Records for this exercise
======

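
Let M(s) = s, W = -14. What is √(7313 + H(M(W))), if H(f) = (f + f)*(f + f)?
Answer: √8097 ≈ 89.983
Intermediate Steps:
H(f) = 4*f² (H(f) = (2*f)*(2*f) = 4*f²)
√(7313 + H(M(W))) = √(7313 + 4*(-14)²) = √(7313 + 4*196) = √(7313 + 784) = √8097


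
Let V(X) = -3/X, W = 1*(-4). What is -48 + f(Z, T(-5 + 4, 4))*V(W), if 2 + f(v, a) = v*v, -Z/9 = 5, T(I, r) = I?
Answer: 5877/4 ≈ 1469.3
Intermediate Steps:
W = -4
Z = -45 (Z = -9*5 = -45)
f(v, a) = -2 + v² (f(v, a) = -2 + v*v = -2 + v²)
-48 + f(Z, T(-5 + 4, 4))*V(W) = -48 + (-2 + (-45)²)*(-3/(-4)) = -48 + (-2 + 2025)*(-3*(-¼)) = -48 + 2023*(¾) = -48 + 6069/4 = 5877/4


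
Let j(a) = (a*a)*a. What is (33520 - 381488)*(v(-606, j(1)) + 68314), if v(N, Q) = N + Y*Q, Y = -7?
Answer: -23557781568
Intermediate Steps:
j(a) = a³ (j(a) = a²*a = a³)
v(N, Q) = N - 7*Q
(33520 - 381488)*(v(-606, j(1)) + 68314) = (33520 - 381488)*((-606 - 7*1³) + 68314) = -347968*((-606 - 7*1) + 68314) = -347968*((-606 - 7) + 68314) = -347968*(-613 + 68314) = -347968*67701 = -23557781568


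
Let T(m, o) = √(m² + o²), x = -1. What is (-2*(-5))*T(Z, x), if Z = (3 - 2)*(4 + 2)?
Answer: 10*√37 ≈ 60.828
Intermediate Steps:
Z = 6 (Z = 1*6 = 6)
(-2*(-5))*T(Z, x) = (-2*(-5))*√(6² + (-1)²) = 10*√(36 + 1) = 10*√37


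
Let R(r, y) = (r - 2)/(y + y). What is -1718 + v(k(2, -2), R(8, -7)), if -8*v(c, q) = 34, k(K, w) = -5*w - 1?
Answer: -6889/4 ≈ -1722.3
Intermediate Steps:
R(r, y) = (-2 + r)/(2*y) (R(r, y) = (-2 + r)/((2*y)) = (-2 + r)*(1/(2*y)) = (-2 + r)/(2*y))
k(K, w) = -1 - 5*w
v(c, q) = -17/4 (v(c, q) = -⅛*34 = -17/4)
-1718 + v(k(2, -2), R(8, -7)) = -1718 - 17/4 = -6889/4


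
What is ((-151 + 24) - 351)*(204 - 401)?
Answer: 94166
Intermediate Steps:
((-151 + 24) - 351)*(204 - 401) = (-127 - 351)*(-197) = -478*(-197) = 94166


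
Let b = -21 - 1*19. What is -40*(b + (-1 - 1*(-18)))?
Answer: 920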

======

Work to be completed
If a line above holds the string "Answer", return it as it stands.

Written solution
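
Answer: √8097 ≈ 89.983
Answer: 5877/4 ≈ 1469.3
Answer: -23557781568
Answer: 10*√37 ≈ 60.828
Answer: -6889/4 ≈ -1722.3
Answer: 94166
Answer: 920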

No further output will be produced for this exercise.